Exercise details >> Starting from the first line below, repeat the data exactly through to the last.

Collected data entries
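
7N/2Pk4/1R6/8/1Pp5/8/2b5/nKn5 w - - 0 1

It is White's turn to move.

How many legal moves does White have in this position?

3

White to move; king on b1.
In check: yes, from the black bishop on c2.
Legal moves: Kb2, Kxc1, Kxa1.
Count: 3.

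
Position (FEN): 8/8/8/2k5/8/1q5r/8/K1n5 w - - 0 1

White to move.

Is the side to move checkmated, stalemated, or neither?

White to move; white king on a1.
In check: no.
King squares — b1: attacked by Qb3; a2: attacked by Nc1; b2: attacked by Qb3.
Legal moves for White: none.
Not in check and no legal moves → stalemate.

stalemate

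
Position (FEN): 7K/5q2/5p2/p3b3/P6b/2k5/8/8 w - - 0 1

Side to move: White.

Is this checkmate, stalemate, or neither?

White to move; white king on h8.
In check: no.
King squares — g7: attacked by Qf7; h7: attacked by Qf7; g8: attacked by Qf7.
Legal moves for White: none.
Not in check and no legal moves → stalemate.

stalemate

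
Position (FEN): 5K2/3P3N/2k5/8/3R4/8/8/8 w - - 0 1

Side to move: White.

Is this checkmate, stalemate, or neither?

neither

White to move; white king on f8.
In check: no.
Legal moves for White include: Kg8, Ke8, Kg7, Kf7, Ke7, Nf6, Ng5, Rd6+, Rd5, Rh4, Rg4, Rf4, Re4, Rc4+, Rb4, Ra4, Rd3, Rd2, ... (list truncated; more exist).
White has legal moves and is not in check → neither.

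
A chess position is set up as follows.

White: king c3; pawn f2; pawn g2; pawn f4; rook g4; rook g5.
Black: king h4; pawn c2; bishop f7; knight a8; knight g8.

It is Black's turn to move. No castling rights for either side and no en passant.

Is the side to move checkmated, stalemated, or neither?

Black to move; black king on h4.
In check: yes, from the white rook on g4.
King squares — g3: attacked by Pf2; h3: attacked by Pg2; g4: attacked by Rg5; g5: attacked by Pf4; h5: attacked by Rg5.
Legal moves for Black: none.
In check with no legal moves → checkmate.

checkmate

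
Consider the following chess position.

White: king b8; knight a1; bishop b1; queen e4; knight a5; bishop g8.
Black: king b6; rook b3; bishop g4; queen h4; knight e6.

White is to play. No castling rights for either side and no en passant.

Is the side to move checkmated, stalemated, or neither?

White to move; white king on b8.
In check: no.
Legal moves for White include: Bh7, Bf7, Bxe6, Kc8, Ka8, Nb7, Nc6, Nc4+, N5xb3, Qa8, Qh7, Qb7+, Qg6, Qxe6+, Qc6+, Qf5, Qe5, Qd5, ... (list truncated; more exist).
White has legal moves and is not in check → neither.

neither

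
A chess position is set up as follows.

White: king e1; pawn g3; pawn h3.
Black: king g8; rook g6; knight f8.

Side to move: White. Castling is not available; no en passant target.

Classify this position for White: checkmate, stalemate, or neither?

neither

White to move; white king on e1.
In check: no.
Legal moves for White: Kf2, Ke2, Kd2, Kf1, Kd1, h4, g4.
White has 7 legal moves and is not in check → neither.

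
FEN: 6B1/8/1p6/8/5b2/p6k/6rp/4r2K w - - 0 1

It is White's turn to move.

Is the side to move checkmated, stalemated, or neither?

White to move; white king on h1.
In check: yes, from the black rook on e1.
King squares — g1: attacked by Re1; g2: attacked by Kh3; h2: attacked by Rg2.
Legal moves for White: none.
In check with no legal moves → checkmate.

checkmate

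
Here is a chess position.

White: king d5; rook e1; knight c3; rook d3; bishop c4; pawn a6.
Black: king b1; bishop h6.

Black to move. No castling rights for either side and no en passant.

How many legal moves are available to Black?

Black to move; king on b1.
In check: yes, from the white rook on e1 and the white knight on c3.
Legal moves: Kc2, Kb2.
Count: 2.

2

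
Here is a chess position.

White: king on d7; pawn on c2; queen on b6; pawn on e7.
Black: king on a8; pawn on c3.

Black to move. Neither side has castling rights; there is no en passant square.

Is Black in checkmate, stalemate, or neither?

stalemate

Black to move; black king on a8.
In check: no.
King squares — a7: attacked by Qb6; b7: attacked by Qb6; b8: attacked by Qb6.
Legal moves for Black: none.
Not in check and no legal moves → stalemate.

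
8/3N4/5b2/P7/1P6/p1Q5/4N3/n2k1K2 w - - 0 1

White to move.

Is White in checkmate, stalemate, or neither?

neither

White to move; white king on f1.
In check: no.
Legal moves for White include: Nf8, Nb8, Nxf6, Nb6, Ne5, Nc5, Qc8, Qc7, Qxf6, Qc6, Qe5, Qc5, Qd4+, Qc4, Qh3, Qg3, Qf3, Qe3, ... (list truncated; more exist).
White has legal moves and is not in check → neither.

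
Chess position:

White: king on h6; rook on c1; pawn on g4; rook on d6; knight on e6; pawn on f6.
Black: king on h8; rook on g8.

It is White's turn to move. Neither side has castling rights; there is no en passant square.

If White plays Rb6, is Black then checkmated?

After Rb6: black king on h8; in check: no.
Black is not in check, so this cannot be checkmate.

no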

Solution for this exercise >>
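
7N/2Pk4/1R6/8/1Pp5/8/2b5/nKn5 w - - 0 1

It is White's turn to move.

How many legal moves does White have in this position?

3

White to move; king on b1.
In check: yes, from the black bishop on c2.
Legal moves: Kb2, Kxc1, Kxa1.
Count: 3.

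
Position (FEN): 8/8/8/2k5/8/1q5r/8/K1n5 w - - 0 1

White to move.

Is the side to move checkmated, stalemated, or neither?

White to move; white king on a1.
In check: no.
King squares — b1: attacked by Qb3; a2: attacked by Nc1; b2: attacked by Qb3.
Legal moves for White: none.
Not in check and no legal moves → stalemate.

stalemate

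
Position (FEN): 7K/5q2/5p2/p3b3/P6b/2k5/8/8 w - - 0 1

Side to move: White.

Is this checkmate, stalemate, or neither?

White to move; white king on h8.
In check: no.
King squares — g7: attacked by Qf7; h7: attacked by Qf7; g8: attacked by Qf7.
Legal moves for White: none.
Not in check and no legal moves → stalemate.

stalemate

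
Position (FEN): 5K2/3P3N/2k5/8/3R4/8/8/8 w - - 0 1

Side to move: White.

Is this checkmate, stalemate, or neither?

neither

White to move; white king on f8.
In check: no.
Legal moves for White include: Kg8, Ke8, Kg7, Kf7, Ke7, Nf6, Ng5, Rd6+, Rd5, Rh4, Rg4, Rf4, Re4, Rc4+, Rb4, Ra4, Rd3, Rd2, ... (list truncated; more exist).
White has legal moves and is not in check → neither.

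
A chess position is set up as follows.

White: king c3; pawn f2; pawn g2; pawn f4; rook g4; rook g5.
Black: king h4; pawn c2; bishop f7; knight a8; knight g8.

It is Black's turn to move. No castling rights for either side and no en passant.

Is the side to move checkmated, stalemated, or neither?

Black to move; black king on h4.
In check: yes, from the white rook on g4.
King squares — g3: attacked by Pf2; h3: attacked by Pg2; g4: attacked by Rg5; g5: attacked by Pf4; h5: attacked by Rg5.
Legal moves for Black: none.
In check with no legal moves → checkmate.

checkmate

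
Consider the following chess position.

White: king b8; knight a1; bishop b1; queen e4; knight a5; bishop g8.
Black: king b6; rook b3; bishop g4; queen h4; knight e6.

White is to play. No castling rights for either side and no en passant.

Is the side to move checkmated, stalemated, or neither?

White to move; white king on b8.
In check: no.
Legal moves for White include: Bh7, Bf7, Bxe6, Kc8, Ka8, Nb7, Nc6, Nc4+, N5xb3, Qa8, Qh7, Qb7+, Qg6, Qxe6+, Qc6+, Qf5, Qe5, Qd5, ... (list truncated; more exist).
White has legal moves and is not in check → neither.

neither

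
A chess position is set up as follows.

White: king e1; pawn g3; pawn h3.
Black: king g8; rook g6; knight f8.

Side to move: White. Castling is not available; no en passant target.

Classify this position for White: checkmate, stalemate, or neither?

neither

White to move; white king on e1.
In check: no.
Legal moves for White: Kf2, Ke2, Kd2, Kf1, Kd1, h4, g4.
White has 7 legal moves and is not in check → neither.

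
FEN: 6B1/8/1p6/8/5b2/p6k/6rp/4r2K w - - 0 1

It is White's turn to move.

Is the side to move checkmated, stalemated, or neither?

White to move; white king on h1.
In check: yes, from the black rook on e1.
King squares — g1: attacked by Re1; g2: attacked by Kh3; h2: attacked by Rg2.
Legal moves for White: none.
In check with no legal moves → checkmate.

checkmate

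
Here is a chess position.

White: king d5; rook e1; knight c3; rook d3; bishop c4; pawn a6.
Black: king b1; bishop h6.

Black to move. No castling rights for either side and no en passant.

How many legal moves are available to Black?

Black to move; king on b1.
In check: yes, from the white rook on e1 and the white knight on c3.
Legal moves: Kc2, Kb2.
Count: 2.

2

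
Here is a chess position.

White: king on d7; pawn on c2; queen on b6; pawn on e7.
Black: king on a8; pawn on c3.

Black to move. Neither side has castling rights; there is no en passant square.

Is Black in checkmate, stalemate, or neither?

stalemate

Black to move; black king on a8.
In check: no.
King squares — a7: attacked by Qb6; b7: attacked by Qb6; b8: attacked by Qb6.
Legal moves for Black: none.
Not in check and no legal moves → stalemate.

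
8/3N4/5b2/P7/1P6/p1Q5/4N3/n2k1K2 w - - 0 1

White to move.

Is White in checkmate, stalemate, or neither?

neither

White to move; white king on f1.
In check: no.
Legal moves for White include: Nf8, Nb8, Nxf6, Nb6, Ne5, Nc5, Qc8, Qc7, Qxf6, Qc6, Qe5, Qc5, Qd4+, Qc4, Qh3, Qg3, Qf3, Qe3, ... (list truncated; more exist).
White has legal moves and is not in check → neither.

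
Chess position:

White: king on h6; rook on c1; pawn on g4; rook on d6; knight on e6; pawn on f6.
Black: king on h8; rook on g8.

It is White's turn to move. Neither side has castling rights; there is no en passant square.

If White plays Rb6, is Black then checkmated?

After Rb6: black king on h8; in check: no.
Black is not in check, so this cannot be checkmate.

no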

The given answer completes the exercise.